▶ _Exercise goal_: Transcribe each entry shown below with no difference from the original.

┌──

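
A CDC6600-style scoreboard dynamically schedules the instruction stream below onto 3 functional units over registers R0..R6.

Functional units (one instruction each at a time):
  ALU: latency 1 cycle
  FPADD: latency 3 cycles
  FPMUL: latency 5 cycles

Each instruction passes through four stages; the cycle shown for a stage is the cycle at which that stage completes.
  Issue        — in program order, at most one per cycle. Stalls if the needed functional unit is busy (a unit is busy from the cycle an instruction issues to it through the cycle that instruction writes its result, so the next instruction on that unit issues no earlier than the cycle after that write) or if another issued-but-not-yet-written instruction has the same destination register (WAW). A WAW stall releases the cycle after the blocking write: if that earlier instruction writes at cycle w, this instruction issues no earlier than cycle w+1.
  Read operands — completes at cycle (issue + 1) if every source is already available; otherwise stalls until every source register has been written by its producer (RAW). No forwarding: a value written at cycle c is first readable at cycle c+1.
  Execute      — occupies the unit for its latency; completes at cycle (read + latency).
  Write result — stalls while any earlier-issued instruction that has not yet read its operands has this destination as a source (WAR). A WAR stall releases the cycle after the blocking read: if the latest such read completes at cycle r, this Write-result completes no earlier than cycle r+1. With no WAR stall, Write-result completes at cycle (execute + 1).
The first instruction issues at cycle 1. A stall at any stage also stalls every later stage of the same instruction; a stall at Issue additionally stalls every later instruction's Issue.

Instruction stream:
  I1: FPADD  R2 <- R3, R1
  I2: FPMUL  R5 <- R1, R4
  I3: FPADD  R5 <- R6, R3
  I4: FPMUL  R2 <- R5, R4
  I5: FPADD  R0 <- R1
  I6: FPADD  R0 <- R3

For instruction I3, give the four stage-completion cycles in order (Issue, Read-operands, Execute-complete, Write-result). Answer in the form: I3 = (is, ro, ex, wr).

I3 = (10, 11, 14, 15)

t=1  I1→FPADD
t=2  I1 RO · I2→FPMUL
t=3  I2 RO
t=5  I1 EX
t=6  I1 WR R2
t=8  I2 EX
t=9  I2 WR R5
t=10  I3→FPADD
t=11  I3 RO · I4→FPMUL
t=14  I3 EX
t=15  I3 WR R5
t=16  I4 RO · I5→FPADD
t=17  I5 RO
t=20  I5 EX
t=21  I4 EX · I5 WR R0
t=22  I4 WR R2 · I6→FPADD
t=23  I6 RO
t=26  I6 EX
t=27  I6 WR R0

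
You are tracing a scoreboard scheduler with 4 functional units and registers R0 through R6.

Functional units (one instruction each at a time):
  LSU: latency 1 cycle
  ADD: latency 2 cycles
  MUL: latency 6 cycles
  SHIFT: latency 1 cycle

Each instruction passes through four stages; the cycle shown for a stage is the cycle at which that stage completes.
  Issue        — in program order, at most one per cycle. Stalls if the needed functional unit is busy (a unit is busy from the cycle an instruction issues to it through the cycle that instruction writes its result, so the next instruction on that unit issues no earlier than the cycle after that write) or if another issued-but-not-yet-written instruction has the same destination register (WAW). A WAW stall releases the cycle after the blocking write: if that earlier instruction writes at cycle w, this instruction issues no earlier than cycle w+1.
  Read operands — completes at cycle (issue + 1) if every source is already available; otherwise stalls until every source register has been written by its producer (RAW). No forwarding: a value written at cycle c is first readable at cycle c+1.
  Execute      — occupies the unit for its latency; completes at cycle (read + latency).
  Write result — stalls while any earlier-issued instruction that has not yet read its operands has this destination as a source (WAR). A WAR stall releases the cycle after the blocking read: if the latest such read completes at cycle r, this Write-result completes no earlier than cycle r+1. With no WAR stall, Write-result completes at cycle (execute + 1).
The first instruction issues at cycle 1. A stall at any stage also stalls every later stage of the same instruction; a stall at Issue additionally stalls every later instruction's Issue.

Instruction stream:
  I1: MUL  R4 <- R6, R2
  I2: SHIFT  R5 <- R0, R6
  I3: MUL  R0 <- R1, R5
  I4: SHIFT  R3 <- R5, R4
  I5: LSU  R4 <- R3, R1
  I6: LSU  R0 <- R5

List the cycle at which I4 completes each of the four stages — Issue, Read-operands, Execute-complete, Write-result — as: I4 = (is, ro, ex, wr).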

└──

▶ _Solution_:
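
A CDC6600-style scoreboard dynamically schedules the instruction stream below onto 3 functional units over registers R0..R6.

Functional units (one instruction each at a time):
  ALU: latency 1 cycle
  FPADD: latency 3 cycles
  FPMUL: latency 5 cycles

Each instruction passes through four stages; the cycle shown for a stage is the cycle at which that stage completes.
  Issue        — in program order, at most one per cycle. Stalls if the needed functional unit is busy (a unit is busy from the cycle an instruction issues to it through the cycle that instruction writes its result, so the next instruction on that unit issues no earlier than the cycle after that write) or if another issued-but-not-yet-written instruction has the same destination register (WAW). A WAW stall releases the cycle after the blocking write: if that earlier instruction writes at cycle w, this instruction issues no earlier than cycle w+1.
  Read operands — completes at cycle (issue + 1) if every source is already available; otherwise stalls until every source register has been written by its producer (RAW). No forwarding: a value written at cycle c is first readable at cycle c+1.
  Execute      — occupies the unit for its latency; completes at cycle (read + latency).
  Write result — stalls while any earlier-issued instruction that has not yet read its operands has this destination as a source (WAR). A WAR stall releases the cycle after the blocking read: if the latest such read completes at cycle r, this Write-result completes no earlier than cycle r+1. With no WAR stall, Write-result completes at cycle (execute + 1).
The first instruction issues at cycle 1. A stall at any stage also stalls every later stage of the same instruction; a stall at Issue additionally stalls every later instruction's Issue.

Instruction stream:
  I1: FPADD  R2 <- R3, R1
  I2: FPMUL  R5 <- R1, R4
  I3: FPADD  R5 <- R6, R3
  I4: FPMUL  R2 <- R5, R4
  I5: FPADD  R0 <- R1
  I6: FPADD  R0 <- R3

For instruction I3, give the four stage-completion cycles in order (Issue, Read-operands, Execute-complete, Write-result). Answer in the form: I3 = (is, ro, ex, wr).

I3 = (10, 11, 14, 15)

t=1  I1→FPADD
t=2  I1 RO · I2→FPMUL
t=3  I2 RO
t=5  I1 EX
t=6  I1 WR R2
t=8  I2 EX
t=9  I2 WR R5
t=10  I3→FPADD
t=11  I3 RO · I4→FPMUL
t=14  I3 EX
t=15  I3 WR R5
t=16  I4 RO · I5→FPADD
t=17  I5 RO
t=20  I5 EX
t=21  I4 EX · I5 WR R0
t=22  I4 WR R2 · I6→FPADD
t=23  I6 RO
t=26  I6 EX
t=27  I6 WR R0

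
You are tracing a scoreboard scheduler with 4 functional units and registers R0 through R6.

Functional units (one instruction each at a time):
  LSU: latency 1 cycle
  ADD: latency 2 cycles
  MUL: latency 6 cycles
  SHIFT: latency 1 cycle

Each instruction passes through four stages; the cycle shown for a stage is the cycle at which that stage completes.
  Issue        — in program order, at most one per cycle. Stalls if the needed functional unit is busy (a unit is busy from the cycle an instruction issues to it through the cycle that instruction writes its result, so the next instruction on that unit issues no earlier than the cycle after that write) or if another issued-but-not-yet-written instruction has the same destination register (WAW). A WAW stall releases the cycle after the blocking write: if that earlier instruction writes at cycle w, this instruction issues no earlier than cycle w+1.
  Read operands — completes at cycle (issue + 1) if every source is already available; otherwise stalls until every source register has been written by its producer (RAW). No forwarding: a value written at cycle c is first readable at cycle c+1.
  Execute      — occupies the unit for its latency; completes at cycle (read + latency).
  Write result — stalls while any earlier-issued instruction that has not yet read its operands has this destination as a source (WAR). A WAR stall releases the cycle after the blocking read: if the latest such read completes at cycle r, this Write-result completes no earlier than cycle r+1. With no WAR stall, Write-result completes at cycle (execute + 1).
The first instruction issues at cycle 1. A stall at any stage also stalls every later stage of the same instruction; a stall at Issue additionally stalls every later instruction's Issue.

Instruction stream:
  I1: MUL  R4 <- R6, R2
  I2: SHIFT  R5 <- R0, R6
  I3: MUL  R0 <- R1, R5
  I4: SHIFT  R3 <- R5, R4
  I5: LSU  R4 <- R3, R1
  I6: LSU  R0 <- R5

List the cycle at which I4 completes each of the four stages — Issue, Read-operands, Execute-complete, Write-result — as: I4 = (is, ro, ex, wr).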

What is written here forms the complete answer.